* _Saved entries_:
↓
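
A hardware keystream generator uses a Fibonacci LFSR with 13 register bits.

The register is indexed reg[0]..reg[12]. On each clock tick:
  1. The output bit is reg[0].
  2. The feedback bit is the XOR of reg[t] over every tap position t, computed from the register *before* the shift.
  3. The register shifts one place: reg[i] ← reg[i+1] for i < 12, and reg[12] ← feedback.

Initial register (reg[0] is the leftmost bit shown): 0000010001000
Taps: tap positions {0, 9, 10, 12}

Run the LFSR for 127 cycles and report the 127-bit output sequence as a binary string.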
↑
* _Problem to work on_: Word for word, repeat the data from its first line through the line with "3. The register", including both of those lines and no others.

* _Reply to the task_:
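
A hardware keystream generator uses a Fibonacci LFSR with 13 register bits.

The register is indexed reg[0]..reg[12]. On each clock tick:
  1. The output bit is reg[0].
  2. The feedback bit is the XOR of reg[t] over every tap position t, computed from the register *before* the shift.
  3. The register shifts one place: reg[i] ← reg[i+1] for i < 12, and reg[12] ← feedback.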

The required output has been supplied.